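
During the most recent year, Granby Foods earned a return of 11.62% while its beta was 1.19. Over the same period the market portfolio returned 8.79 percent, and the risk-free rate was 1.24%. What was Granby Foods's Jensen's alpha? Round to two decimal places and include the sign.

Market excess return = 8.79% − 1.24% = 7.55%
CAPM benchmark = R_f + β(R_m − R_f) = 1.24% + 1.19 × 7.55% = 10.2245%
α = actual − benchmark = 11.62% − 10.2245% = +1.40%

+1.40%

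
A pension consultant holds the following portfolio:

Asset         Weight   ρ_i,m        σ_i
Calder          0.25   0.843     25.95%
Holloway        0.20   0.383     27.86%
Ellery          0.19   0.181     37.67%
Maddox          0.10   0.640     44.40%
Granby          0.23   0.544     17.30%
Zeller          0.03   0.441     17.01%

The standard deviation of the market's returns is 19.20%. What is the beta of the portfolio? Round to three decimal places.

β_Calder = 0.843 × 25.95% / 19.20% = 1.1394
β_Holloway = 0.383 × 27.86% / 19.20% = 0.5557
β_Ellery = 0.181 × 37.67% / 19.20% = 0.3551
β_Maddox = 0.640 × 44.40% / 19.20% = 1.4800
β_Granby = 0.544 × 17.30% / 19.20% = 0.4902
β_Zeller = 0.441 × 17.01% / 19.20% = 0.3907
β_P = Σ w_i β_i = 0.25×1.1394 + 0.20×0.5557 + 0.19×0.3551 + 0.10×1.4800 + 0.23×0.4902 + 0.03×0.3907 = 0.7359

0.736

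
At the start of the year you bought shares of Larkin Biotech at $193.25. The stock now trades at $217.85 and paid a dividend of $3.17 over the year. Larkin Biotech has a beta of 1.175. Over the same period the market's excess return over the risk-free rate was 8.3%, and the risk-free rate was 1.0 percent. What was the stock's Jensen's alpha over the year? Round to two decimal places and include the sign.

Realised HPR = (P1 + D1 − P0) / P0 = (217.85 + 3.17 − 193.25) / 193.25 = 27.77 / 193.25 = 14.3700%
CAPM required = R_f + β·MRP = 1.0% + 1.175 × 8.3% = 10.7525%
α = realised − required = 14.3700% − 10.7525% = +3.62%

+3.62%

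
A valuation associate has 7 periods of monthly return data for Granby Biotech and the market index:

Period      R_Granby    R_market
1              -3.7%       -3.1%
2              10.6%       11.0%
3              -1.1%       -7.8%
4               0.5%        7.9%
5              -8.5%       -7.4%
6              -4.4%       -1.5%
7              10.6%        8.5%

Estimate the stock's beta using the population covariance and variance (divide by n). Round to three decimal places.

0.789

Mean R_i = (-3.7 + 10.6 − 1.1 + 0.5 − 8.5 − 4.4 + 10.6) / 7 = 0.5714%
Mean R_m = (-3.1 + 11.0 − 7.8 + 7.9 − 7.4 − 1.5 + 8.5) / 7 = 1.0857%
Σ(R_i − R̄_i)(R_m − R̄_m) = 295.8571  ⇒  Cov = 295.8571 / 7 = 42.2653
Σ(R_m − R̄_m)² = 374.8686  ⇒  Var(R_m) = 374.8686 / 7 = 53.5527
β = Cov / Var(R_m) = 42.2653 / 53.5527 = 0.7892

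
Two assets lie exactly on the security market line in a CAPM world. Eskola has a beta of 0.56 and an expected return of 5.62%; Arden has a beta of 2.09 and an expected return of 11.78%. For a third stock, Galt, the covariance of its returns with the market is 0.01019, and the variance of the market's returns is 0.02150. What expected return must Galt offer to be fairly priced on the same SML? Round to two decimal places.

MRP = (11.78% − 5.62%) / (2.09 − 0.56) = 4.0261%
R_f = 5.62% − 0.56 × 4.0261% = 3.3654%
β_Galt = Cov / Var(R_m) = 0.01019 / 0.02150 = 0.4740
E(R_Galt) = R_f + β × MRP = 3.3654% + 0.4740 × 4.0261% = 5.27%

5.27%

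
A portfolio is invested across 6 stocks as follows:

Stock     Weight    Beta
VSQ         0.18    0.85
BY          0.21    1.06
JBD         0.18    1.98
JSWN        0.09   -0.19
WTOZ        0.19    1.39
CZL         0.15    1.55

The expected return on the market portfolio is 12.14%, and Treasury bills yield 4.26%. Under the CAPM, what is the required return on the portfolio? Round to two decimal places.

13.81%

β_P = Σ w_i β_i = 0.18×0.85 + 0.21×1.06 + 0.18×1.98 + 0.09×-0.19 + 0.19×1.39 + 0.15×1.55 = 1.2115
MRP = 12.14% − 4.26% = 7.88%
E(R_P) = R_f + β_P × MRP = 4.26% + 1.2115 × 7.88% = 13.81%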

### What the task requires
Tally the lines of the records that contain the word "Weight" and state the total alone.

### Answer
2